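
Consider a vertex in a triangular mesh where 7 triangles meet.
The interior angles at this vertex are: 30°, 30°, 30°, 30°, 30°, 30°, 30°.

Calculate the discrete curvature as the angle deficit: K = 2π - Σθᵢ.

Sum of angles = 210°. K = 360° - 210° = 150°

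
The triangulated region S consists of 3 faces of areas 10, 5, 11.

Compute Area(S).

10 + 5 + 11 = 26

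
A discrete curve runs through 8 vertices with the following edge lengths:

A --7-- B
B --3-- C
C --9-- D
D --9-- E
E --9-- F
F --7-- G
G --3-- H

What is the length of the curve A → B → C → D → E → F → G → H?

Arc length = 7 + 3 + 9 + 9 + 9 + 7 + 3 = 47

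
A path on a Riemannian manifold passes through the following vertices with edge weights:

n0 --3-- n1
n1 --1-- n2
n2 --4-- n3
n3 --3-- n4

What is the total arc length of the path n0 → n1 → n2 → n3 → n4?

Arc length = 3 + 1 + 4 + 3 = 11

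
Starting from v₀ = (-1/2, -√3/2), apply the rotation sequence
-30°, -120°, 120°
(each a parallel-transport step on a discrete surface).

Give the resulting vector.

Total rotation: (-30°) + (-120°) + 120° = -30°. Final vector: (-0.8660, -0.5000)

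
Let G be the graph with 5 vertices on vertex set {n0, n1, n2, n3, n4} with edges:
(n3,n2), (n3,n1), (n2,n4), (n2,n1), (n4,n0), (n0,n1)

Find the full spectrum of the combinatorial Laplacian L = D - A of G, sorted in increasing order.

Degrees: deg(n0) = 2, deg(n1) = 3, deg(n2) = 3, deg(n3) = 2, deg(n4) = 2.
L = D − A with rows/columns ordered (n0, n1, n2, n3, n4):
  [ 2, -1,  0,  0, -1]
  [-1,  3, -1, -1,  0]
  [ 0, -1,  3, -1, -1]
  [ 0, -1, -1,  2,  0]
  [-1,  0, -1,  0,  2]
Characteristic polynomial: det(λI − L) = λ(λ² − 5λ + 5)(λ² − 7λ + 11).
Roots: λ = 0; (λ² − 5λ + 5) = 0 ⇒ λ = (5 ± √5)/2 ≈ 1.382, 3.618; (λ² − 7λ + 11) = 0 ⇒ λ = (7 ± √5)/2 ≈ 2.382, 4.618.
(Check: the roots sum (with multiplicity) to 12, matching trace L = Σdeg = 2·6 = 12.)
Laplacian eigenvalues (increasing order): [0.0, 1.382, 2.382, 3.618, 4.618]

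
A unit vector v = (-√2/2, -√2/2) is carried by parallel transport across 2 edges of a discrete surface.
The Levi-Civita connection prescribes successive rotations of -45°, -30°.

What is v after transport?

Total rotation: (-45°) + (-30°) = -75°. Final vector: (-0.8660, 0.5000)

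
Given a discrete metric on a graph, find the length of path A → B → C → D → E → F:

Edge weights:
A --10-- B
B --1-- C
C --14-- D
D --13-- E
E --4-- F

Arc length = 10 + 1 + 14 + 13 + 4 = 42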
----
> Task details:
All lines above holding the word "following" make up the answer; copy each one.

> Solution to this problem:
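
A discrete curve runs through 8 vertices with the following edge lengths:
A path on a Riemannian manifold passes through the following vertices with edge weights: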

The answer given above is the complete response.